→ Supplied records
BEGIN

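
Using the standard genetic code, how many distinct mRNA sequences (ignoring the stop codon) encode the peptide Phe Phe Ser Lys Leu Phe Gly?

2304

Phe: 2 codons.
Phe: 2 codons.
Ser: 6 codons.
Lys: 2 codons.
Leu: 6 codons.
Phe: 2 codons.
Gly: 4 codons.
2 × 2 × 6 × 2 × 6 × 2 × 4 = 2304.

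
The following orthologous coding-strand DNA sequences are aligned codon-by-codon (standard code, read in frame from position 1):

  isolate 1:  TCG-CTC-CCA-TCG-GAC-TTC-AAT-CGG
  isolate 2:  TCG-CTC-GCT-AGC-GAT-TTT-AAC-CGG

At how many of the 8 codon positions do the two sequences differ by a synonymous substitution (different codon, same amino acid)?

Codon 1: TCG Ser / TCG Ser — identical.
Codon 2: CTC Leu / CTC Leu — identical.
Codon 3: CCA Pro / GCT Ala — nonsynonymous.
Codon 4: TCG Ser / AGC Ser — synonymous.
Codon 5: GAC Asp / GAT Asp — synonymous.
Codon 6: TTC Phe / TTT Phe — synonymous.
Codon 7: AAT Asn / AAC Asn — synonymous.
Codon 8: CGG Arg / CGG Arg — identical.
Synonymous differences: 4.

4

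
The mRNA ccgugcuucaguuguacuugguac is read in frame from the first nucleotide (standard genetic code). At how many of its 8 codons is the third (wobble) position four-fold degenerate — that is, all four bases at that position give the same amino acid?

2

Codon 1 CCG (Pro): third position 4-fold.
Codon 2 UGC (Cys): third position 2-fold.
Codon 3 UUC (Phe): third position 2-fold.
Codon 4 AGU (Ser): third position 2-fold.
Codon 5 UGU (Cys): third position 2-fold.
Codon 6 ACU (Thr): third position 4-fold.
Codon 7 UGG (Trp): third position 1-fold.
Codon 8 UAC (Tyr): third position 2-fold.
Four-fold degenerate third positions: 2.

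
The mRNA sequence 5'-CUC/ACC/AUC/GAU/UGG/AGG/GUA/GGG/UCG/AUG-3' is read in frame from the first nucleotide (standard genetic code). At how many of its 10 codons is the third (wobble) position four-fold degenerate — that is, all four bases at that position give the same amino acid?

Codon 1 CUC (Leu): third position 4-fold.
Codon 2 ACC (Thr): third position 4-fold.
Codon 3 AUC (Ile): third position 3-fold.
Codon 4 GAU (Asp): third position 2-fold.
Codon 5 UGG (Trp): third position 1-fold.
Codon 6 AGG (Arg): third position 2-fold.
Codon 7 GUA (Val): third position 4-fold.
Codon 8 GGG (Gly): third position 4-fold.
Codon 9 UCG (Ser): third position 4-fold.
Codon 10 AUG (Met): third position 1-fold.
Four-fold degenerate third positions: 5.

5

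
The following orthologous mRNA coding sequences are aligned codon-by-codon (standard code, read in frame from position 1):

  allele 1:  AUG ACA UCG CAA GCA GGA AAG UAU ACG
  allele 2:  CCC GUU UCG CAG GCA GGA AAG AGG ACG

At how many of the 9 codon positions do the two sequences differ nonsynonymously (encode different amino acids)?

3

Codon 1: AUG Met / CCC Pro — nonsynonymous.
Codon 2: ACA Thr / GUU Val — nonsynonymous.
Codon 3: UCG Ser / UCG Ser — identical.
Codon 4: CAA Gln / CAG Gln — synonymous.
Codon 5: GCA Ala / GCA Ala — identical.
Codon 6: GGA Gly / GGA Gly — identical.
Codon 7: AAG Lys / AAG Lys — identical.
Codon 8: UAU Tyr / AGG Arg — nonsynonymous.
Codon 9: ACG Thr / ACG Thr — identical.
Nonsynonymous differences: 3.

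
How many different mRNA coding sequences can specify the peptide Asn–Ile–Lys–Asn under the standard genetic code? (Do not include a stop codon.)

Asn: 2 codons.
Ile: 3 codons.
Lys: 2 codons.
Asn: 2 codons.
2 × 3 × 2 × 2 = 24.

24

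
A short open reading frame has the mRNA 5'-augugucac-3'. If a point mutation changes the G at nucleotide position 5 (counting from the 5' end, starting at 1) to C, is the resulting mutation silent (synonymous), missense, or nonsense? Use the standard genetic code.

missense

Position 5 falls in codon 2: UGU → Cys.
After the substitution the codon is UCU → Ser.
Cys ≠ Ser, so this is a missense mutation.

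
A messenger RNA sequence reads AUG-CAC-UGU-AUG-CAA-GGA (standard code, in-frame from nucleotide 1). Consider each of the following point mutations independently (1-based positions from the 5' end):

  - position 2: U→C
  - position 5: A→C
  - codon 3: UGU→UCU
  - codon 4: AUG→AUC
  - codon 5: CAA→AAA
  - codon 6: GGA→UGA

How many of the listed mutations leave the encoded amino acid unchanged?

0

Codon 1: AUG (Met) → ACG (Thr) — missense.
Codon 2: CAC (His) → CCC (Pro) — missense.
Codon 3: UGU (Cys) → UCU (Ser) — missense.
Codon 4: AUG (Met) → AUC (Ile) — missense.
Codon 5: CAA (Gln) → AAA (Lys) — missense.
Codon 6: GGA (Gly) → UGA (Stop) — nonsense.
Synonymous: 0 of 6.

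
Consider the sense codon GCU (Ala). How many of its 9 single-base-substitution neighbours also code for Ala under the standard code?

3

Position 1: none → 0 synonymous.
Position 2: none → 0 synonymous.
Position 3: GCC, GCA, GCG → 3 synonymous.
Total: 0 + 0 + 3 = 3.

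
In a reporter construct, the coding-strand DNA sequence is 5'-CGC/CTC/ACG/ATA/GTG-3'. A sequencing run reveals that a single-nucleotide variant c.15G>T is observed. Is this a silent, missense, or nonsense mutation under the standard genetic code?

Position 15 falls in codon 5: GTG → Val.
After the substitution the codon is GTT → Val.
Both encode Val, so the change is synonymous.

silent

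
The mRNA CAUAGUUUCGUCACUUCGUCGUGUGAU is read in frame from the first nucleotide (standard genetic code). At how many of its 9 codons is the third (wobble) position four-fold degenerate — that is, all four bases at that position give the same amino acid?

Codon 1 CAU (His): third position 2-fold.
Codon 2 AGU (Ser): third position 2-fold.
Codon 3 UUC (Phe): third position 2-fold.
Codon 4 GUC (Val): third position 4-fold.
Codon 5 ACU (Thr): third position 4-fold.
Codon 6 UCG (Ser): third position 4-fold.
Codon 7 UCG (Ser): third position 4-fold.
Codon 8 UGU (Cys): third position 2-fold.
Codon 9 GAU (Asp): third position 2-fold.
Four-fold degenerate third positions: 4.

4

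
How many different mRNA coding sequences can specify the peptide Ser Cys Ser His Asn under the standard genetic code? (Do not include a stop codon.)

Ser: 6 codons.
Cys: 2 codons.
Ser: 6 codons.
His: 2 codons.
Asn: 2 codons.
6 × 2 × 6 × 2 × 2 = 288.

288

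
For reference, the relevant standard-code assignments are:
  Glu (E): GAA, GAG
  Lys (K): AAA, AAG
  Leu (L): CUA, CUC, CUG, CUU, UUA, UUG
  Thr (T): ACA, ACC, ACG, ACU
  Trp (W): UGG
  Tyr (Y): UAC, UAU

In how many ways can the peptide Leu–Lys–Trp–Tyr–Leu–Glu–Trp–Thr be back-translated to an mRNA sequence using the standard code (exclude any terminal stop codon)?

1152

Leu: 6 codons.
Lys: 2 codons.
Trp: 1 codon.
Tyr: 2 codons.
Leu: 6 codons.
Glu: 2 codons.
Trp: 1 codon.
Thr: 4 codons.
6 × 2 × 1 × 2 × 6 × 2 × 1 × 4 = 1152.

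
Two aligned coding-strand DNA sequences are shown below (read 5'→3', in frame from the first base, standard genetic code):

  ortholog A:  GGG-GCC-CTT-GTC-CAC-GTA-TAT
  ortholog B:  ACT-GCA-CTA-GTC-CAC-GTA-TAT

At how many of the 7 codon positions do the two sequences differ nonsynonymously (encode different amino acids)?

Codon 1: GGG Gly / ACT Thr — nonsynonymous.
Codon 2: GCC Ala / GCA Ala — synonymous.
Codon 3: CTT Leu / CTA Leu — synonymous.
Codon 4: GTC Val / GTC Val — identical.
Codon 5: CAC His / CAC His — identical.
Codon 6: GTA Val / GTA Val — identical.
Codon 7: TAT Tyr / TAT Tyr — identical.
Nonsynonymous differences: 1.

1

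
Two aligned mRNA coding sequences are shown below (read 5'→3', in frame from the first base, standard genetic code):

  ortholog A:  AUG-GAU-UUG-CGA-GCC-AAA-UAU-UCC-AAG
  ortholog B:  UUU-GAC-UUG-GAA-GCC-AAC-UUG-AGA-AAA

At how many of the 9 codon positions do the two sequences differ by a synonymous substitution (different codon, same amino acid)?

Codon 1: AUG Met / UUU Phe — nonsynonymous.
Codon 2: GAU Asp / GAC Asp — synonymous.
Codon 3: UUG Leu / UUG Leu — identical.
Codon 4: CGA Arg / GAA Glu — nonsynonymous.
Codon 5: GCC Ala / GCC Ala — identical.
Codon 6: AAA Lys / AAC Asn — nonsynonymous.
Codon 7: UAU Tyr / UUG Leu — nonsynonymous.
Codon 8: UCC Ser / AGA Arg — nonsynonymous.
Codon 9: AAG Lys / AAA Lys — synonymous.
Synonymous differences: 2.

2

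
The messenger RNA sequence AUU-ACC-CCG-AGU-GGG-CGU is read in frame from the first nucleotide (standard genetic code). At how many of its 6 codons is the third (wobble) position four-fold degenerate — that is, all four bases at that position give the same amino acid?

4

Codon 1 AUU (Ile): third position 3-fold.
Codon 2 ACC (Thr): third position 4-fold.
Codon 3 CCG (Pro): third position 4-fold.
Codon 4 AGU (Ser): third position 2-fold.
Codon 5 GGG (Gly): third position 4-fold.
Codon 6 CGU (Arg): third position 4-fold.
Four-fold degenerate third positions: 4.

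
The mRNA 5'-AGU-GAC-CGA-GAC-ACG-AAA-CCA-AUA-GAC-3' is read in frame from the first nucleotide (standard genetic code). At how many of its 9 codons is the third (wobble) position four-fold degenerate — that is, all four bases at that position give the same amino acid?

3

Codon 1 AGU (Ser): third position 2-fold.
Codon 2 GAC (Asp): third position 2-fold.
Codon 3 CGA (Arg): third position 4-fold.
Codon 4 GAC (Asp): third position 2-fold.
Codon 5 ACG (Thr): third position 4-fold.
Codon 6 AAA (Lys): third position 2-fold.
Codon 7 CCA (Pro): third position 4-fold.
Codon 8 AUA (Ile): third position 3-fold.
Codon 9 GAC (Asp): third position 2-fold.
Four-fold degenerate third positions: 3.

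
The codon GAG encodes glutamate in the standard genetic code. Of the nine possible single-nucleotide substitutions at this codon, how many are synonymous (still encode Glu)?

Position 1: none → 0 synonymous.
Position 2: none → 0 synonymous.
Position 3: GAA → 1 synonymous.
Total: 0 + 0 + 1 = 1.

1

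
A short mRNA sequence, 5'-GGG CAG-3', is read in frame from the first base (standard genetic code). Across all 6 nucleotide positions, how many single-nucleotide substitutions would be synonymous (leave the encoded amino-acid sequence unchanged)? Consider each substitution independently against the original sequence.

Codon 1 (GGG, Gly): 3 synonymous substitutions.
Codon 2 (CAG, Gln): 1 synonymous substitution.
Total: 3 + 1 = 4.

4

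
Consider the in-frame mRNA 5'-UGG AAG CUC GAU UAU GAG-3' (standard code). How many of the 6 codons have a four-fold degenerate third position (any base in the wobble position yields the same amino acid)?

1

Codon 1 UGG (Trp): third position 1-fold.
Codon 2 AAG (Lys): third position 2-fold.
Codon 3 CUC (Leu): third position 4-fold.
Codon 4 GAU (Asp): third position 2-fold.
Codon 5 UAU (Tyr): third position 2-fold.
Codon 6 GAG (Glu): third position 2-fold.
Four-fold degenerate third positions: 1.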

END

→ Exercise aim
Show every line of the data that includes the string "isolate".

→ Solution
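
  isolate 1:  TCG-CTC-CCA-TCG-GAC-TTC-AAT-CGG
  isolate 2:  TCG-CTC-GCT-AGC-GAT-TTT-AAC-CGG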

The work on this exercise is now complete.